Collected data entries:
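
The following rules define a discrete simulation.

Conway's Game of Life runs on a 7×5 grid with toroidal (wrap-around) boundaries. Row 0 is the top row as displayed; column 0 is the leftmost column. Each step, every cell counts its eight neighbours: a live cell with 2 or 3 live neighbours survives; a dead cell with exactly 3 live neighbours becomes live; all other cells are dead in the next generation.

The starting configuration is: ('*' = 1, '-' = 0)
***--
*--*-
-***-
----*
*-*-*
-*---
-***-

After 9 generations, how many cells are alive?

2

t=0: ***--
*--*-
-***-
----*
*-*-*
-*---
-***-
t=1: *----
*--*-
****-
----*
**-**
----*
---*-
t=2: -----
*--*-
****-
-----
---*-
--*--
----*
t=3: ----*
*--*-
****-
-*-**
-----
---*-
-----
t=4: ----*
*--*-
-----
-*-**
--***
-----
-----
t=5: ----*
----*
*-**-
*---*
*-*-*
---*-
-----
t=6: -----
*---*
**-*-
--*--
**---
---**
-----
t=7: -----
**--*
****-
--*-*
*****
*---*
-----
t=8: *----
---**
-----
-----
--*--
--*--
-----
t=9: ----*
----*
-----
-----
-----
-----
-----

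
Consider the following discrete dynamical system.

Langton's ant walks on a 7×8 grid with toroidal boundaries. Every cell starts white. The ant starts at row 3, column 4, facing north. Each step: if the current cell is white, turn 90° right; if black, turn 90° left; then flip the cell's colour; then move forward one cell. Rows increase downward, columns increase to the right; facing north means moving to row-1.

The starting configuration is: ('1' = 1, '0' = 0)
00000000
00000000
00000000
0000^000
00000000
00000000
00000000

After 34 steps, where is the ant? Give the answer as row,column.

t=0: 00000000
00000000
00000000
0000^000
00000000
00000000
00000000
t=1: 00000000
00000000
00000000
00001>00
00000000
00000000
00000000
t=2: 00000000
00000000
00000000
00001100
00000v00
00000000
00000000
t=3: 00000000
00000000
00000000
00001100
0000<100
00000000
00000000
t=4: 00000000
00000000
00000000
0000^100
00001100
00000000
00000000
t=5: 00000000
00000000
00000000
000<0100
00001100
00000000
00000000
t=6: 00000000
00000000
000^0000
00010100
00001100
00000000
00000000
t=7: 00000000
00000000
0001>000
00010100
00001100
00000000
00000000
t=8: 00000000
00000000
00011000
0001v100
00001100
00000000
00000000
t=9: 00000000
00000000
00011000
000<1100
00001100
00000000
00000000
t=10: 00000000
00000000
00011000
00001100
000v1100
00000000
00000000
t=11: 00000000
00000000
00011000
00001100
00<11100
00000000
00000000
t=12: 00000000
00000000
00011000
00^01100
00111100
00000000
00000000
t=13: 00000000
00000000
00011000
001>1100
00111100
00000000
00000000
t=14: 00000000
00000000
00011000
00111100
001v1100
00000000
00000000
t=15: 00000000
00000000
00011000
00111100
0010>100
00000000
00000000
t=16: 00000000
00000000
00011000
0011^100
00100100
00000000
00000000
t=17: 00000000
00000000
00011000
001<0100
00100100
00000000
00000000
t=18: 00000000
00000000
00011000
00100100
001v0100
00000000
00000000
t=19: 00000000
00000000
00011000
00100100
00<10100
00000000
00000000
t=20: 00000000
00000000
00011000
00100100
00010100
00v00000
00000000
t=21: 00000000
00000000
00011000
00100100
00010100
0<100000
00000000
t=22: 00000000
00000000
00011000
00100100
0^010100
01100000
00000000
t=23: 00000000
00000000
00011000
00100100
01>10100
01100000
00000000
t=24: 00000000
00000000
00011000
00100100
01110100
01v00000
00000000
t=25: 00000000
00000000
00011000
00100100
01110100
010>0000
00000000
t=26: 00000000
00000000
00011000
00100100
01110100
01010000
000v0000
t=27: 00000000
00000000
00011000
00100100
01110100
01010000
00<10000
t=28: 00000000
00000000
00011000
00100100
01110100
01^10000
00110000
t=29: 00000000
00000000
00011000
00100100
01110100
011>0000
00110000
t=30: 00000000
00000000
00011000
00100100
011^0100
01100000
00110000
t=31: 00000000
00000000
00011000
00100100
01<00100
01100000
00110000
t=32: 00000000
00000000
00011000
00100100
01000100
01v00000
00110000
t=33: 00000000
00000000
00011000
00100100
01000100
010>0000
00110000
t=34: 00000000
00000000
00011000
00100100
01000100
01010000
001v0000

6,3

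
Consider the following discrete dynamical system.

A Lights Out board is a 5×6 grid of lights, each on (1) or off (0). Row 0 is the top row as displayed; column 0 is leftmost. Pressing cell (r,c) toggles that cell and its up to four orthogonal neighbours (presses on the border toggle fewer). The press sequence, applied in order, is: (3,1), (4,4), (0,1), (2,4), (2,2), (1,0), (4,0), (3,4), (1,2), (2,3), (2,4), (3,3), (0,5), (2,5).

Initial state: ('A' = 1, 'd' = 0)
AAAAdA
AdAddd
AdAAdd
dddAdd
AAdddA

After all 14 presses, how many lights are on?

12

k=0  AAAAdA
AdAddd
AdAAdd
dddAdd
AAdddA
k=1  AAAAdA
AdAddd
AAAAdd
AAAAdd
AddddA
k=2  AAAAdA
AdAddd
AAAAdd
AAAAAd
AddAAd
k=3  dddAdA
AAAddd
AAAAdd
AAAAAd
AddAAd
k=4  dddAdA
AAAdAd
AAAdAA
AAAAdd
AddAAd
k=5  dddAdA
AAddAd
AddAAA
AAdAdd
AddAAd
k=6  AddAdA
ddddAd
dddAAA
AAdAdd
AddAAd
k=7  AddAdA
ddddAd
dddAAA
dAdAdd
dAdAAd
k=8  AddAdA
ddddAd
dddAdA
dAddAA
dAdAdd
k=9  AdAAdA
dAAAAd
ddAAdA
dAddAA
dAdAdd
k=10  AdAAdA
dAAdAd
ddddAA
dAdAAA
dAdAdd
k=11  AdAAdA
dAAddd
dddAdd
dAdAdA
dAdAdd
k=12  AdAAdA
dAAddd
dddddd
dAAdAA
dAdddd
k=13  AdAAAd
dAAddA
dddddd
dAAdAA
dAdddd
k=14  AdAAAd
dAAddd
ddddAA
dAAdAd
dAdddd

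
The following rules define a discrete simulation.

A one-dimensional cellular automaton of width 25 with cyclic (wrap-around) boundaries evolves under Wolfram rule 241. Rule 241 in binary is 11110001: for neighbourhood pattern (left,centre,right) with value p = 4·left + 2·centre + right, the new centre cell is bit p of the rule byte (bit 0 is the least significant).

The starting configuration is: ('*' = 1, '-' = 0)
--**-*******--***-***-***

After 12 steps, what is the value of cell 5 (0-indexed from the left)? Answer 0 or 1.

1

0) --**-*******--***-***-***
1) *--**-*******--***-***-**
2) **--**-*******--***-***-*
3) ***--**-*******--***-***-
4) -***--**-*******--***-***
5) *-***--**-*******--***-**
6) **-***--**-*******--***-*
7) ***-***--**-*******--***-
8) -***-***--**-*******--***
9) *-***-***--**-*******--**
10) **-***-***--**-*******--*
11) ***-***-***--**-*******--
12) -***-***-***--**-*******-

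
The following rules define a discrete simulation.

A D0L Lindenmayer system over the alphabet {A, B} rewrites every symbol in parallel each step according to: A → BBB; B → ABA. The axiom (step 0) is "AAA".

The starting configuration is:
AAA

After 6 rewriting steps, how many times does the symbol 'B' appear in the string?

1197

t=0: AAA
t=1: BBBBBBBBB
t=2: ABAABAABAABAABAABAABAABAABA
t=3: BBBABABBBBBBABABBBBBBABABBBBBBABABBBBBBABABBBBBBABABBBBBBABABBBBBBABABBBBBBABABBB
t=4: ABAABAABABBBABABBBABAABAABAABAABAABABBBABABBBABAABAABAABAA…AABAABAABAABABBBABABBBABAABAABAABAABAABABBBABABBBABAABAABA  (len 243)
t=5: BBBABABBBBBBABABBBBBBABABBBABAABAABABBBABABBBABAABAABABBBA…ABBBABAABAABABBBABABBBABAABAABABBBABABBBBBBABABBBBBBABABBB  (len 729)
t=6: ABAABAABABBBABABBBABAABAABAABAABAABABBBABABBBABAABAABAABAA…AABAABAABAABABBBABABBBABAABAABAABAABAABABBBABABBBABAABAABA  (len 2187)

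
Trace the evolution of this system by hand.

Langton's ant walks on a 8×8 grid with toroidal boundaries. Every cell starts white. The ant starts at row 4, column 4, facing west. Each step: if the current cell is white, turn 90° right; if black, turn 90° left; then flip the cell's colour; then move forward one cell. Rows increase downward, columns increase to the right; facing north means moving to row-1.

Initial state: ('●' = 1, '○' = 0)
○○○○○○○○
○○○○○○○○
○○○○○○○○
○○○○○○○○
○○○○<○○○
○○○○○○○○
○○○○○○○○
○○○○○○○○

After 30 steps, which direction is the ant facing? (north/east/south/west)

west

k=0  ○○○○○○○○
○○○○○○○○
○○○○○○○○
○○○○○○○○
○○○○<○○○
○○○○○○○○
○○○○○○○○
○○○○○○○○
k=1  ○○○○○○○○
○○○○○○○○
○○○○○○○○
○○○○^○○○
○○○○●○○○
○○○○○○○○
○○○○○○○○
○○○○○○○○
k=2  ○○○○○○○○
○○○○○○○○
○○○○○○○○
○○○○●>○○
○○○○●○○○
○○○○○○○○
○○○○○○○○
○○○○○○○○
k=3  ○○○○○○○○
○○○○○○○○
○○○○○○○○
○○○○●●○○
○○○○●v○○
○○○○○○○○
○○○○○○○○
○○○○○○○○
k=4  ○○○○○○○○
○○○○○○○○
○○○○○○○○
○○○○●●○○
○○○○<●○○
○○○○○○○○
○○○○○○○○
○○○○○○○○
k=5  ○○○○○○○○
○○○○○○○○
○○○○○○○○
○○○○●●○○
○○○○○●○○
○○○○v○○○
○○○○○○○○
○○○○○○○○
k=6  ○○○○○○○○
○○○○○○○○
○○○○○○○○
○○○○●●○○
○○○○○●○○
○○○<●○○○
○○○○○○○○
○○○○○○○○
k=7  ○○○○○○○○
○○○○○○○○
○○○○○○○○
○○○○●●○○
○○○^○●○○
○○○●●○○○
○○○○○○○○
○○○○○○○○
k=8  ○○○○○○○○
○○○○○○○○
○○○○○○○○
○○○○●●○○
○○○●>●○○
○○○●●○○○
○○○○○○○○
○○○○○○○○
k=9  ○○○○○○○○
○○○○○○○○
○○○○○○○○
○○○○●●○○
○○○●●●○○
○○○●v○○○
○○○○○○○○
○○○○○○○○
k=10  ○○○○○○○○
○○○○○○○○
○○○○○○○○
○○○○●●○○
○○○●●●○○
○○○●○>○○
○○○○○○○○
○○○○○○○○
k=11  ○○○○○○○○
○○○○○○○○
○○○○○○○○
○○○○●●○○
○○○●●●○○
○○○●○●○○
○○○○○v○○
○○○○○○○○
k=12  ○○○○○○○○
○○○○○○○○
○○○○○○○○
○○○○●●○○
○○○●●●○○
○○○●○●○○
○○○○<●○○
○○○○○○○○
k=13  ○○○○○○○○
○○○○○○○○
○○○○○○○○
○○○○●●○○
○○○●●●○○
○○○●^●○○
○○○○●●○○
○○○○○○○○
k=14  ○○○○○○○○
○○○○○○○○
○○○○○○○○
○○○○●●○○
○○○●●●○○
○○○●●>○○
○○○○●●○○
○○○○○○○○
k=15  ○○○○○○○○
○○○○○○○○
○○○○○○○○
○○○○●●○○
○○○●●^○○
○○○●●○○○
○○○○●●○○
○○○○○○○○
k=16  ○○○○○○○○
○○○○○○○○
○○○○○○○○
○○○○●●○○
○○○●<○○○
○○○●●○○○
○○○○●●○○
○○○○○○○○
k=17  ○○○○○○○○
○○○○○○○○
○○○○○○○○
○○○○●●○○
○○○●○○○○
○○○●v○○○
○○○○●●○○
○○○○○○○○
k=18  ○○○○○○○○
○○○○○○○○
○○○○○○○○
○○○○●●○○
○○○●○○○○
○○○●○>○○
○○○○●●○○
○○○○○○○○
k=19  ○○○○○○○○
○○○○○○○○
○○○○○○○○
○○○○●●○○
○○○●○○○○
○○○●○●○○
○○○○●v○○
○○○○○○○○
k=20  ○○○○○○○○
○○○○○○○○
○○○○○○○○
○○○○●●○○
○○○●○○○○
○○○●○●○○
○○○○●○>○
○○○○○○○○
k=21  ○○○○○○○○
○○○○○○○○
○○○○○○○○
○○○○●●○○
○○○●○○○○
○○○●○●○○
○○○○●○●○
○○○○○○v○
k=22  ○○○○○○○○
○○○○○○○○
○○○○○○○○
○○○○●●○○
○○○●○○○○
○○○●○●○○
○○○○●○●○
○○○○○<●○
k=23  ○○○○○○○○
○○○○○○○○
○○○○○○○○
○○○○●●○○
○○○●○○○○
○○○●○●○○
○○○○●^●○
○○○○○●●○
k=24  ○○○○○○○○
○○○○○○○○
○○○○○○○○
○○○○●●○○
○○○●○○○○
○○○●○●○○
○○○○●●>○
○○○○○●●○
k=25  ○○○○○○○○
○○○○○○○○
○○○○○○○○
○○○○●●○○
○○○●○○○○
○○○●○●^○
○○○○●●○○
○○○○○●●○
k=26  ○○○○○○○○
○○○○○○○○
○○○○○○○○
○○○○●●○○
○○○●○○○○
○○○●○●●>
○○○○●●○○
○○○○○●●○
k=27  ○○○○○○○○
○○○○○○○○
○○○○○○○○
○○○○●●○○
○○○●○○○○
○○○●○●●●
○○○○●●○v
○○○○○●●○
k=28  ○○○○○○○○
○○○○○○○○
○○○○○○○○
○○○○●●○○
○○○●○○○○
○○○●○●●●
○○○○●●<●
○○○○○●●○
k=29  ○○○○○○○○
○○○○○○○○
○○○○○○○○
○○○○●●○○
○○○●○○○○
○○○●○●^●
○○○○●●●●
○○○○○●●○
k=30  ○○○○○○○○
○○○○○○○○
○○○○○○○○
○○○○●●○○
○○○●○○○○
○○○●○<○●
○○○○●●●●
○○○○○●●○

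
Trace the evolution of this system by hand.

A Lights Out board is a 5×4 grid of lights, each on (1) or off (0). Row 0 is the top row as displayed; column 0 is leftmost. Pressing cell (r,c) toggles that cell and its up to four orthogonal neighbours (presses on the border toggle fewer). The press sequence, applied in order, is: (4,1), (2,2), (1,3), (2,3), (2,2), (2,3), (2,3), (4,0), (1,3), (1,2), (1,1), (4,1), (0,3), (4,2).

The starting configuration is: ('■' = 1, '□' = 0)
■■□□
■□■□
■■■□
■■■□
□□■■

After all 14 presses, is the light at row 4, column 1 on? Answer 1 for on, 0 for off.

0

step 0: ■■□□
■□■□
■■■□
■■■□
□□■■
step 1: ■■□□
■□■□
■■■□
■□■□
■■□■
step 2: ■■□□
■□□□
■□□■
■□□□
■■□■
step 3: ■■□■
■□■■
■□□□
■□□□
■■□■
step 4: ■■□■
■□■□
■□■■
■□□■
■■□■
step 5: ■■□■
■□□□
■■□□
■□■■
■■□■
step 6: ■■□■
■□□■
■■■■
■□■□
■■□■
step 7: ■■□■
■□□□
■■□□
■□■■
■■□■
step 8: ■■□■
■□□□
■■□□
□□■■
□□□■
step 9: ■■□□
■□■■
■■□■
□□■■
□□□■
step 10: ■■■□
■■□□
■■■■
□□■■
□□□■
step 11: ■□■□
□□■□
■□■■
□□■■
□□□■
step 12: ■□■□
□□■□
■□■■
□■■■
■■■■
step 13: ■□□■
□□■■
■□■■
□■■■
■■■■
step 14: ■□□■
□□■■
■□■■
□■□■
■□□□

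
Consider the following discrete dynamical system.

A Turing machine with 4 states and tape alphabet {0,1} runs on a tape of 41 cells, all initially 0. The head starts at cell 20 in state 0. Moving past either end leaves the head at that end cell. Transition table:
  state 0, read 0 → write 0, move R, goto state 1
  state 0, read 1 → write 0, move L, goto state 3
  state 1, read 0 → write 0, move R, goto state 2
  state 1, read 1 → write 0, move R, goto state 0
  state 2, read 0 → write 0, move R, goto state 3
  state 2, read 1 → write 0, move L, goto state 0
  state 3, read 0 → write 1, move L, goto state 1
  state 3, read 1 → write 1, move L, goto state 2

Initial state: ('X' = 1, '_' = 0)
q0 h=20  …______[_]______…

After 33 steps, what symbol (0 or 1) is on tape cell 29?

0

step 0: q0 h=20  …______[_]______…
step 1: q1 h=21  …______[_]______…
step 2: q2 h=22  …______[_]______…
step 3: q3 h=23  …______[_]______…
step 4: q1 h=22  …______[_]X_____…
step 5: q2 h=23  …______[X]______…
step 6: q0 h=22  …______[_]______…
step 7: q1 h=23  …______[_]______…
step 8: q2 h=24  …______[_]______…
step 9: q3 h=25  …______[_]______…
step 10: q1 h=24  …______[_]X_____…
step 11: q2 h=25  …______[X]______…
step 12: q0 h=24  …______[_]______…
step 13: q1 h=25  …______[_]______…
step 14: q2 h=26  …______[_]______…
step 15: q3 h=27  …______[_]______…
step 16: q1 h=26  …______[_]X_____…
step 17: q2 h=27  …______[X]______…
step 18: q0 h=26  …______[_]______…
step 19: q1 h=27  …______[_]______…
step 20: q2 h=28  …______[_]______…
step 21: q3 h=29  …______[_]______…
step 22: q1 h=28  …______[_]X_____…
step 23: q2 h=29  …______[X]______…
step 24: q0 h=28  …______[_]______…
step 25: q1 h=29  …______[_]______…
step 26: q2 h=30  …______[_]______…
step 27: q3 h=31  …______[_]______…
step 28: q1 h=30  …______[_]X_____…
step 29: q2 h=31  …______[X]______…
step 30: q0 h=30  …______[_]______…
step 31: q1 h=31  …______[_]______…
step 32: q2 h=32  …______[_]______…
step 33: q3 h=33  …______[_]______…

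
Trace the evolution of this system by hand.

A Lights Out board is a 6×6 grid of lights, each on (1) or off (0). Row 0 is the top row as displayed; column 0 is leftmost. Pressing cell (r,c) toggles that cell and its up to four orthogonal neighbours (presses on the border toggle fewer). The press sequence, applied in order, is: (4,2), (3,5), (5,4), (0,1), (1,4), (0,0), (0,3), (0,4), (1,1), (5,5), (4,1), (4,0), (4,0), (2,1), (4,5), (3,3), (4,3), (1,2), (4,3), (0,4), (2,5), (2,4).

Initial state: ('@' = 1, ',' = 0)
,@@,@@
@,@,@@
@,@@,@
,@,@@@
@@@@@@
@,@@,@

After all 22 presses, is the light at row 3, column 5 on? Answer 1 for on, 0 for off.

gen 0: ,@@,@@
@,@,@@
@,@@,@
,@,@@@
@@@@@@
@,@@,@
gen 1: ,@@,@@
@,@,@@
@,@@,@
,@@@@@
@,,,@@
@,,@,@
gen 2: ,@@,@@
@,@,@@
@,@@,,
,@@@,,
@,,,@,
@,,@,@
gen 3: ,@@,@@
@,@,@@
@,@@,,
,@@@,,
@,,,,,
@,,,@,
gen 4: @,,,@@
@@@,@@
@,@@,,
,@@@,,
@,,,,,
@,,,@,
gen 5: @,,,,@
@@@@,,
@,@@@,
,@@@,,
@,,,,,
@,,,@,
gen 6: ,@,,,@
,@@@,,
@,@@@,
,@@@,,
@,,,,,
@,,,@,
gen 7: ,@@@@@
,@@,,,
@,@@@,
,@@@,,
@,,,,,
@,,,@,
gen 8: ,@@,,,
,@@,@,
@,@@@,
,@@@,,
@,,,,,
@,,,@,
gen 9: ,,@,,,
@,,,@,
@@@@@,
,@@@,,
@,,,,,
@,,,@,
gen 10: ,,@,,,
@,,,@,
@@@@@,
,@@@,,
@,,,,@
@,,,,@
gen 11: ,,@,,,
@,,,@,
@@@@@,
,,@@,,
,@@,,@
@@,,,@
gen 12: ,,@,,,
@,,,@,
@@@@@,
@,@@,,
@,@,,@
,@,,,@
gen 13: ,,@,,,
@,,,@,
@@@@@,
,,@@,,
,@@,,@
@@,,,@
gen 14: ,,@,,,
@@,,@,
,,,@@,
,@@@,,
,@@,,@
@@,,,@
gen 15: ,,@,,,
@@,,@,
,,,@@,
,@@@,@
,@@,@,
@@,,,,
gen 16: ,,@,,,
@@,,@,
,,,,@,
,@,,@@
,@@@@,
@@,,,,
gen 17: ,,@,,,
@@,,@,
,,,,@,
,@,@@@
,@,,,,
@@,@,,
gen 18: ,,,,,,
@,@@@,
,,@,@,
,@,@@@
,@,,,,
@@,@,,
gen 19: ,,,,,,
@,@@@,
,,@,@,
,@,,@@
,@@@@,
@@,,,,
gen 20: ,,,@@@
@,@@,,
,,@,@,
,@,,@@
,@@@@,
@@,,,,
gen 21: ,,,@@@
@,@@,@
,,@,,@
,@,,@,
,@@@@,
@@,,,,
gen 22: ,,,@@@
@,@@@@
,,@@@,
,@,,,,
,@@@@,
@@,,,,

0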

[WHAT THE TASK ASKS] From the records above, return each line where "forward" occurs.

[TASK OUTPUT]
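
Langton's ant walks on a 7×8 grid with toroidal boundaries. Every cell starts white. The ant starts at row 3, column 4, facing north. Each step: if the current cell is white, turn 90° right; if black, turn 90° left; then flip the cell's colour; then move forward one cell. Rows increase downward, columns increase to the right; facing north means moving to row-1.
Langton's ant walks on a 8×8 grid with toroidal boundaries. Every cell starts white. The ant starts at row 4, column 4, facing west. Each step: if the current cell is white, turn 90° right; if black, turn 90° left; then flip the cell's colour; then move forward one cell. Rows increase downward, columns increase to the right; facing north means moving to row-1.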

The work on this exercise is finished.